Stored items

★ ★ ★ ★ ★ ★ ★

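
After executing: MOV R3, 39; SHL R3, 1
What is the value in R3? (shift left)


Register state trace:
  MOV R3, 39  → R3 = 39
  SHL R3, 1  → R3 = 39 << 1 = 39 * 2^1 = 78
Final: R3 = 78

78


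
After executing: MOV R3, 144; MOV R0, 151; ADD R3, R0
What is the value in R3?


Register state trace:
  MOV R3, 144  → R3 = 144
  MOV R0, 151  → R0 = 151
  ADD R3, R0  → R3 = 144 + 151 = 295
Final: R3 = 295

295


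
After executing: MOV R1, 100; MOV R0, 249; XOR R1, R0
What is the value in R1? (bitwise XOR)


Register state trace:
  MOV R1, 100  → R1 = 100 (0b01100100)
  MOV R0, 249  → R0 = 249 (0b11111001)
  XOR R1, R0  → R1 = 100 XOR 249 = 157 (0b10011101)
Final: R1 = 157

157


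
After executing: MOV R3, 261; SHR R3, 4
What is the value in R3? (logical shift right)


Register state trace:
  MOV R3, 261  → R3 = 261
  SHR R3, 4  → R3 = 261 >> 4 = 261 // 2^4 = 16
Final: R3 = 16

16


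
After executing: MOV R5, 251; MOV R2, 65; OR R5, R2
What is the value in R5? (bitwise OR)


Register state trace:
  MOV R5, 251  → R5 = 251 (0b11111011)
  MOV R2, 65  → R2 = 65 (0b01000001)
  OR R5, R2   → R5 = 251 OR 65 = 251 (0b11111011)
Final: R5 = 251

251


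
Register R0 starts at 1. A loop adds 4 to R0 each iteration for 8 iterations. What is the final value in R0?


Starting value: R0 = 1
  Iter 1: R0 = 1 + 4 = 5
  Iter 2: R0 = 5 + 4 = 9
  Iter 3: R0 = 9 + 4 = 13
  Iter 4: R0 = 13 + 4 = 17
  Iter 5: R0 = 17 + 4 = 21
  Iter 6: R0 = 21 + 4 = 25
  Iter 7: R0 = 25 + 4 = 29
  Iter 8: R0 = 29 + 4 = 33
Final: R0 = 33

33


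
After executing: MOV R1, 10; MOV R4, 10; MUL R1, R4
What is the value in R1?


Register state trace:
  MOV R1, 10  → R1 = 10
  MOV R4, 10  → R4 = 10
  MUL R1, R4  → R1 = 10 * 10 = 100
Final: R1 = 100

100


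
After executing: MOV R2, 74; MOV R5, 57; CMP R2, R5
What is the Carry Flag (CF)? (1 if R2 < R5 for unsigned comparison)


Register state trace:
  MOV R2, 74  → R2 = 74
  MOV R5, 57  → R5 = 57
  CMP R2, R5  → unsigned 74 - 57: no borrow
  74 >= 57, so CF = 0
CF = 0

0


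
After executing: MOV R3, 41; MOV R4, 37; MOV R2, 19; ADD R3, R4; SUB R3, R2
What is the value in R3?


Register state trace:
  MOV R3, 41  → R3 = 41
  MOV R4, 37  → R4 = 37
  MOV R2, 19  → R2 = 19
  ADD R3, R4  → R3 = 41 + 37 = 78
  SUB R3, R2  → R3 = 78 - 19 = 59
Final: R3 = 59

59


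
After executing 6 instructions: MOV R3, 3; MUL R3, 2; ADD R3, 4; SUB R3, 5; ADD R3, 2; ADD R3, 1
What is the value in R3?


Register state trace:
  MOV R3, 3  → R3 = 3
  MUL R3, 2  → R3 = 3 * 2 = 6
  ADD R3, 4  → R3 = 6 + 4 = 10
  SUB R3, 5  → R3 = 10 - 5 = 5
  ADD R3, 2  → R3 = 5 + 2 = 7
  ADD R3, 1  → R3 = 7 + 1 = 8
Final: R3 = 8

8


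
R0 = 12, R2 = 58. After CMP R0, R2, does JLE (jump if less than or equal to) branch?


Trace:
  R0 = 12, R2 = 58
  CMP R0, R2  → compares 12 vs 58
  JLE checks: is 12 less than or equal to 58?
  12 < 58, so condition is true
Branch taken: Yes

Yes


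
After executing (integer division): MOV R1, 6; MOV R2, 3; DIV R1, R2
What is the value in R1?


Register state trace:
  MOV R1, 6  → R1 = 6
  MOV R2, 3  → R2 = 3
  DIV R1, R2  → R1 = 6 // 3 = 2
Final: R1 = 2

2


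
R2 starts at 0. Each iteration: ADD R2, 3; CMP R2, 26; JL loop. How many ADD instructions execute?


Loop trace (R2 starts at 0, target 26, step 3):
  ADD #1: R2 = 0 + 3 = 3  → 3 < 26, loop
  ADD #2: R2 = 3 + 3 = 6  → 6 < 26, loop
  ADD #3: R2 = 6 + 3 = 9  → 9 < 26, loop
  ADD #4: R2 = 9 + 3 = 12  → 12 < 26, loop
  ADD #5: R2 = 12 + 3 = 15  → 15 < 26, loop
  ADD #6: R2 = 15 + 3 = 18  → 18 < 26, loop
  ADD #7: R2 = 18 + 3 = 21  → 21 < 26, loop
  ADD #8: R2 = 21 + 3 = 24  → 24 < 26, loop
  ADD #9: R2 = 24 + 3 = 27  → 27 >= 26, exit
Total ADD instructions: 9

9


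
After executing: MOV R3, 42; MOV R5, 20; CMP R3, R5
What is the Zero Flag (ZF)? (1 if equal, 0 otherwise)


Register state trace:
  MOV R3, 42  → R3 = 42
  MOV R5, 20  → R5 = 20
  CMP R3, R5  → computes 42 - 20 = 22
  Result is nonzero, so values are not equal
ZF = 0

0


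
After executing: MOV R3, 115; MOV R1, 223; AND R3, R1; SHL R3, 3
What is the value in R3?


Register state trace:
  MOV R3, 115  → R3 = 115 (0b01110011)
  MOV R1, 223  → R1 = 223 (0b11011111)
  AND R3, R1  → R3 = 115 AND 223 = 83 (0b01010011)
  SHL R3, 3  → R3 = 83 << 3 = 664
Final: R3 = 664

664


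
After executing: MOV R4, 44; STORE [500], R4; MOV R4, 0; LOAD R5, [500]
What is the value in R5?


Register and memory trace:
  MOV R4, 44  → R4 = 44
  STORE [500], R4  → mem[500] = 44
  MOV R4, 0  → R4 = 0
  LOAD R5, [500]  → R5 = mem[500] = 44
Final: R5 = 44

44


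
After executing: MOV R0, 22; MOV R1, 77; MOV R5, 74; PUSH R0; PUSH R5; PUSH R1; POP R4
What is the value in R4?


Stack trace (top is rightmost):
  MOV R0, 22  → R0 = 22
  MOV R1, 77  → R1 = 77
  MOV R5, 74  → R5 = 74
  PUSH R0  → stack: [22]
  PUSH R5  → stack: [22, 74]
  PUSH R1  → stack: [22, 74, 77]
  POP R4  → R4 = 77, stack: [22, 74]
Final: R4 = 77

77


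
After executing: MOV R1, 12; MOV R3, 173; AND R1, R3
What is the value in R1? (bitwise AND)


Register state trace:
  MOV R1, 12  → R1 = 12 (0b00001100)
  MOV R3, 173  → R3 = 173 (0b10101101)
  AND R1, R3  → R1 = 12 AND 173 = 12 (0b00001100)
Final: R1 = 12

12


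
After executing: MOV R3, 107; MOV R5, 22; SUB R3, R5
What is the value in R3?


Register state trace:
  MOV R3, 107  → R3 = 107
  MOV R5, 22  → R5 = 22
  SUB R3, R5  → R3 = 107 - 22 = 85
Final: R3 = 85

85


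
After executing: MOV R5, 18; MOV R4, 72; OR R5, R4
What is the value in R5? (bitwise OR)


Register state trace:
  MOV R5, 18  → R5 = 18 (0b00010010)
  MOV R4, 72  → R4 = 72 (0b01001000)
  OR R5, R4   → R5 = 18 OR 72 = 90 (0b01011010)
Final: R5 = 90

90


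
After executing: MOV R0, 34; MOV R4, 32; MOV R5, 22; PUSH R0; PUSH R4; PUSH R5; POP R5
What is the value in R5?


Stack trace (top is rightmost):
  MOV R0, 34  → R0 = 34
  MOV R4, 32  → R4 = 32
  MOV R5, 22  → R5 = 22
  PUSH R0  → stack: [34]
  PUSH R4  → stack: [34, 32]
  PUSH R5  → stack: [34, 32, 22]
  POP R5  → R5 = 22, stack: [34, 32]
Final: R5 = 22

22


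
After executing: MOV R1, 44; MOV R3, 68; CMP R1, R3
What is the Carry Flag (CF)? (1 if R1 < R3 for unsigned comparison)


Register state trace:
  MOV R1, 44  → R1 = 44
  MOV R3, 68  → R3 = 68
  CMP R1, R3  → unsigned 44 - 68: borrow occurs
  44 < 68, so CF = 1
CF = 1

1


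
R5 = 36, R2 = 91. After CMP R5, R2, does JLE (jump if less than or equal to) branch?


Trace:
  R5 = 36, R2 = 91
  CMP R5, R2  → compares 36 vs 91
  JLE checks: is 36 less than or equal to 91?
  36 < 91, so condition is true
Branch taken: Yes

Yes


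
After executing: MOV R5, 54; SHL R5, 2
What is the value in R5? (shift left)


Register state trace:
  MOV R5, 54  → R5 = 54
  SHL R5, 2  → R5 = 54 << 2 = 54 * 2^2 = 216
Final: R5 = 216

216


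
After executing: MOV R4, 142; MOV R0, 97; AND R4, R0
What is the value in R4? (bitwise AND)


Register state trace:
  MOV R4, 142  → R4 = 142 (0b10001110)
  MOV R0, 97  → R0 = 97 (0b01100001)
  AND R4, R0  → R4 = 142 AND 97 = 0 (0b00000000)
Final: R4 = 0

0


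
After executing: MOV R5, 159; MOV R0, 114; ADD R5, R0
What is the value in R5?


Register state trace:
  MOV R5, 159  → R5 = 159
  MOV R0, 114  → R0 = 114
  ADD R5, R0  → R5 = 159 + 114 = 273
Final: R5 = 273

273


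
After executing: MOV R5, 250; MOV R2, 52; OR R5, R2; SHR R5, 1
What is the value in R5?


Register state trace:
  MOV R5, 250  → R5 = 250 (0b11111010)
  MOV R2, 52  → R2 = 52 (0b00110100)
  OR R5, R2  → R5 = 250 OR 52 = 254 (0b11111110)
  SHR R5, 1  → R5 = 254 >> 1 = 127
Final: R5 = 127

127


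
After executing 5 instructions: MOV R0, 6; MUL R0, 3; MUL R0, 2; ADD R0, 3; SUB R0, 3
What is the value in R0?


Register state trace:
  MOV R0, 6  → R0 = 6
  MUL R0, 3  → R0 = 6 * 3 = 18
  MUL R0, 2  → R0 = 18 * 2 = 36
  ADD R0, 3  → R0 = 36 + 3 = 39
  SUB R0, 3  → R0 = 39 - 3 = 36
Final: R0 = 36

36


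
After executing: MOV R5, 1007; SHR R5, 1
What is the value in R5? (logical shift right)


Register state trace:
  MOV R5, 1007  → R5 = 1007
  SHR R5, 1  → R5 = 1007 >> 1 = 1007 // 2^1 = 503
Final: R5 = 503

503


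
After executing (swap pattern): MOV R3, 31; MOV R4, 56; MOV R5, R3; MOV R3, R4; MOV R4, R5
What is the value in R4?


Register state trace (swap pattern):
  MOV R3, 31  → R3 = 31
  MOV R4, 56  → R4 = 56
  MOV R5, R3  → R5 = 31  (save R3)
  MOV R3, R4  → R3 = 56  (R3 gets R4's value)
  MOV R4, R5  → R4 = 31  (R4 gets saved value)
Final: R4 = 31

31


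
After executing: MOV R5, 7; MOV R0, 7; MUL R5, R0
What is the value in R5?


Register state trace:
  MOV R5, 7  → R5 = 7
  MOV R0, 7  → R0 = 7
  MUL R5, R0  → R5 = 7 * 7 = 49
Final: R5 = 49

49


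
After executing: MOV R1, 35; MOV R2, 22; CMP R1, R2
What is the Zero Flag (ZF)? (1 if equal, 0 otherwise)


Register state trace:
  MOV R1, 35  → R1 = 35
  MOV R2, 22  → R2 = 22
  CMP R1, R2  → computes 35 - 22 = 13
  Result is nonzero, so values are not equal
ZF = 0

0


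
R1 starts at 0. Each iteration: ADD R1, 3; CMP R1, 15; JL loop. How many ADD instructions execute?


Loop trace (R1 starts at 0, target 15, step 3):
  ADD #1: R1 = 0 + 3 = 3  → 3 < 15, loop
  ADD #2: R1 = 3 + 3 = 6  → 6 < 15, loop
  ADD #3: R1 = 6 + 3 = 9  → 9 < 15, loop
  ADD #4: R1 = 9 + 3 = 12  → 12 < 15, loop
  ADD #5: R1 = 12 + 3 = 15  → 15 >= 15, exit
Total ADD instructions: 5

5


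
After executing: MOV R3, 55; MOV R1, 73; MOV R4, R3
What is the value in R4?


Register state trace:
  MOV R3, 55  → R3 = 55
  MOV R1, 73  → R1 = 73
  MOV R4, R3  → R4 = 55
Final: R4 = 55

55


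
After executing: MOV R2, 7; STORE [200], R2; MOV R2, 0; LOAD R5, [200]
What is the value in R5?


Register and memory trace:
  MOV R2, 7  → R2 = 7
  STORE [200], R2  → mem[200] = 7
  MOV R2, 0  → R2 = 0
  LOAD R5, [200]  → R5 = mem[200] = 7
Final: R5 = 7

7


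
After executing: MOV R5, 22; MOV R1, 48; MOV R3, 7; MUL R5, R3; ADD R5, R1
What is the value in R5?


Register state trace:
  MOV R5, 22  → R5 = 22
  MOV R1, 48  → R1 = 48
  MOV R3, 7  → R3 = 7
  MUL R5, R3  → R5 = 22 * 7 = 154
  ADD R5, R1  → R5 = 154 + 48 = 202
Final: R5 = 202

202


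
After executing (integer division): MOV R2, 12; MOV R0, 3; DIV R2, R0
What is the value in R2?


Register state trace:
  MOV R2, 12  → R2 = 12
  MOV R0, 3  → R0 = 3
  DIV R2, R0  → R2 = 12 // 3 = 4
Final: R2 = 4

4


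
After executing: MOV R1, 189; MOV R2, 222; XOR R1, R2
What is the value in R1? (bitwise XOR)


Register state trace:
  MOV R1, 189  → R1 = 189 (0b10111101)
  MOV R2, 222  → R2 = 222 (0b11011110)
  XOR R1, R2  → R1 = 189 XOR 222 = 99 (0b01100011)
Final: R1 = 99

99


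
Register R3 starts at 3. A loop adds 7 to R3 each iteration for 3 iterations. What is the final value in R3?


Starting value: R3 = 3
  Iter 1: R3 = 3 + 7 = 10
  Iter 2: R3 = 10 + 7 = 17
  Iter 3: R3 = 17 + 7 = 24
Final: R3 = 24

24


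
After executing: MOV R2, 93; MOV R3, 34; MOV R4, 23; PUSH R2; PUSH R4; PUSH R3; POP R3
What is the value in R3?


Stack trace (top is rightmost):
  MOV R2, 93  → R2 = 93
  MOV R3, 34  → R3 = 34
  MOV R4, 23  → R4 = 23
  PUSH R2  → stack: [93]
  PUSH R4  → stack: [93, 23]
  PUSH R3  → stack: [93, 23, 34]
  POP R3  → R3 = 34, stack: [93, 23]
Final: R3 = 34

34


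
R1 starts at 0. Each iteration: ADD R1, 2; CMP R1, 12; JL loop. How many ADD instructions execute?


Loop trace (R1 starts at 0, target 12, step 2):
  ADD #1: R1 = 0 + 2 = 2  → 2 < 12, loop
  ADD #2: R1 = 2 + 2 = 4  → 4 < 12, loop
  ADD #3: R1 = 4 + 2 = 6  → 6 < 12, loop
  ADD #4: R1 = 6 + 2 = 8  → 8 < 12, loop
  ADD #5: R1 = 8 + 2 = 10  → 10 < 12, loop
  ADD #6: R1 = 10 + 2 = 12  → 12 >= 12, exit
Total ADD instructions: 6

6


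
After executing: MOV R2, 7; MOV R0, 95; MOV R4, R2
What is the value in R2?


Register state trace:
  MOV R2, 7  → R2 = 7
  MOV R0, 95  → R0 = 95
  MOV R4, R2  → R4 = 7
Final: R2 = 7

7


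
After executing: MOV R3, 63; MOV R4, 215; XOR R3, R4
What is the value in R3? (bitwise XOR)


Register state trace:
  MOV R3, 63  → R3 = 63 (0b00111111)
  MOV R4, 215  → R4 = 215 (0b11010111)
  XOR R3, R4  → R3 = 63 XOR 215 = 232 (0b11101000)
Final: R3 = 232

232


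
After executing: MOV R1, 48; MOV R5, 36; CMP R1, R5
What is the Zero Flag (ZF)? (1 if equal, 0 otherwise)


Register state trace:
  MOV R1, 48  → R1 = 48
  MOV R5, 36  → R5 = 36
  CMP R1, R5  → computes 48 - 36 = 12
  Result is nonzero, so values are not equal
ZF = 0

0


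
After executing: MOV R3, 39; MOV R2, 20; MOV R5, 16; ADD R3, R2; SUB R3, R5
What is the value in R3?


Register state trace:
  MOV R3, 39  → R3 = 39
  MOV R2, 20  → R2 = 20
  MOV R5, 16  → R5 = 16
  ADD R3, R2  → R3 = 39 + 20 = 59
  SUB R3, R5  → R3 = 59 - 16 = 43
Final: R3 = 43

43


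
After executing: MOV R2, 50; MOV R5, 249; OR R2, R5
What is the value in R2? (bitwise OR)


Register state trace:
  MOV R2, 50  → R2 = 50 (0b00110010)
  MOV R5, 249  → R5 = 249 (0b11111001)
  OR R2, R5   → R2 = 50 OR 249 = 251 (0b11111011)
Final: R2 = 251

251


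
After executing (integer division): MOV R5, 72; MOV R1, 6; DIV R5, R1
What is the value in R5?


Register state trace:
  MOV R5, 72  → R5 = 72
  MOV R1, 6  → R1 = 6
  DIV R5, R1  → R5 = 72 // 6 = 12
Final: R5 = 12

12


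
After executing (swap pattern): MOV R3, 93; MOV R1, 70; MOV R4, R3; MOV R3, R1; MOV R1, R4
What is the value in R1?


Register state trace (swap pattern):
  MOV R3, 93  → R3 = 93
  MOV R1, 70  → R1 = 70
  MOV R4, R3  → R4 = 93  (save R3)
  MOV R3, R1  → R3 = 70  (R3 gets R1's value)
  MOV R1, R4  → R1 = 93  (R1 gets saved value)
Final: R1 = 93

93


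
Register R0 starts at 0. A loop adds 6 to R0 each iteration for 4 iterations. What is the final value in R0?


Starting value: R0 = 0
  Iter 1: R0 = 0 + 6 = 6
  Iter 2: R0 = 6 + 6 = 12
  Iter 3: R0 = 12 + 6 = 18
  Iter 4: R0 = 18 + 6 = 24
Final: R0 = 24

24


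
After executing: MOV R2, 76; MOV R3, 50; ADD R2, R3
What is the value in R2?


Register state trace:
  MOV R2, 76  → R2 = 76
  MOV R3, 50  → R3 = 50
  ADD R2, R3  → R2 = 76 + 50 = 126
Final: R2 = 126

126


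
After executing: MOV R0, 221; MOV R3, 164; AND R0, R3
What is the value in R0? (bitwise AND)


Register state trace:
  MOV R0, 221  → R0 = 221 (0b11011101)
  MOV R3, 164  → R3 = 164 (0b10100100)
  AND R0, R3  → R0 = 221 AND 164 = 132 (0b10000100)
Final: R0 = 132

132


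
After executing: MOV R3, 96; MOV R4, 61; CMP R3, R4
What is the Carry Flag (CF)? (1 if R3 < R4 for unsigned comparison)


Register state trace:
  MOV R3, 96  → R3 = 96
  MOV R4, 61  → R4 = 61
  CMP R3, R4  → unsigned 96 - 61: no borrow
  96 >= 61, so CF = 0
CF = 0

0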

★ ★ ★ ★ ★ ★ ★

EXERCISE AIM: Keep only those lines of the records that hold "integer", and return them.

SOLUTION:
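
After executing (integer division): MOV R1, 6; MOV R2, 3; DIV R1, R2
After executing (integer division): MOV R2, 12; MOV R0, 3; DIV R2, R0
After executing (integer division): MOV R5, 72; MOV R1, 6; DIV R5, R1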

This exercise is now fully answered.